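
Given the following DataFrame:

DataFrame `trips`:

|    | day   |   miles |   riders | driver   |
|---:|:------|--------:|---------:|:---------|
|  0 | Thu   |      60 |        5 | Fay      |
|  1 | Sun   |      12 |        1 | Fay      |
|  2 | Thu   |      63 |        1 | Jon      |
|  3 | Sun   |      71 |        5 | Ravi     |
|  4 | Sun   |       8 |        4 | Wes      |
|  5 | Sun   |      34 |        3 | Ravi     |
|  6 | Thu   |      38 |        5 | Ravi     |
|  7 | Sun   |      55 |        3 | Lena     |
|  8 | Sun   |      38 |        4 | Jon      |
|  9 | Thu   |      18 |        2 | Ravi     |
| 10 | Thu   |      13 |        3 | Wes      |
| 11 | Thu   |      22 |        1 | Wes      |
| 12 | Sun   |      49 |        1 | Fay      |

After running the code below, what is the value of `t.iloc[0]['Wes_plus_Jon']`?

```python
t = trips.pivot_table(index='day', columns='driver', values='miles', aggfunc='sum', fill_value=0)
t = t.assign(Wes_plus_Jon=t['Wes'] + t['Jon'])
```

pivot: rows=day, cols=driver, sum(miles):
driver  Fay  Jon  Lena  Ravi  Wes
day                              
Sun      61   38    55   105    8
Thu      60   63     0    56   35
add column Wes_plus_Jon = t['Wes'] + t['Jon']:
driver  Fay  Jon  Lena  Ravi  Wes  Wes_plus_Jon
day                                            
Sun      61   38    55   105    8            46
Thu      60   63     0    56   35            98
The value at position 0, column 'Wes_plus_Jon' is 46.

46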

|---|

▶ TASK DETAILS: The records above need to be returned in full, with nothing altered.

▶ REPLY TO THE EXERCISE:
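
Given the following DataFrame:

DataFrame `trips`:

|    | day   |   miles |   riders | driver   |
|---:|:------|--------:|---------:|:---------|
|  0 | Thu   |      60 |        5 | Fay      |
|  1 | Sun   |      12 |        1 | Fay      |
|  2 | Thu   |      63 |        1 | Jon      |
|  3 | Sun   |      71 |        5 | Ravi     |
|  4 | Sun   |       8 |        4 | Wes      |
|  5 | Sun   |      34 |        3 | Ravi     |
|  6 | Thu   |      38 |        5 | Ravi     |
|  7 | Sun   |      55 |        3 | Lena     |
|  8 | Sun   |      38 |        4 | Jon      |
|  9 | Thu   |      18 |        2 | Ravi     |
| 10 | Thu   |      13 |        3 | Wes      |
| 11 | Thu   |      22 |        1 | Wes      |
| 12 | Sun   |      49 |        1 | Fay      |

After running the code below, what is the value of `t.iloc[0]['Wes_plus_Jon']`?

```python
t = trips.pivot_table(index='day', columns='driver', values='miles', aggfunc='sum', fill_value=0)
t = t.assign(Wes_plus_Jon=t['Wes'] + t['Jon'])
```

pivot: rows=day, cols=driver, sum(miles):
driver  Fay  Jon  Lena  Ravi  Wes
day                              
Sun      61   38    55   105    8
Thu      60   63     0    56   35
add column Wes_plus_Jon = t['Wes'] + t['Jon']:
driver  Fay  Jon  Lena  Ravi  Wes  Wes_plus_Jon
day                                            
Sun      61   38    55   105    8            46
Thu      60   63     0    56   35            98
The value at position 0, column 'Wes_plus_Jon' is 46.

46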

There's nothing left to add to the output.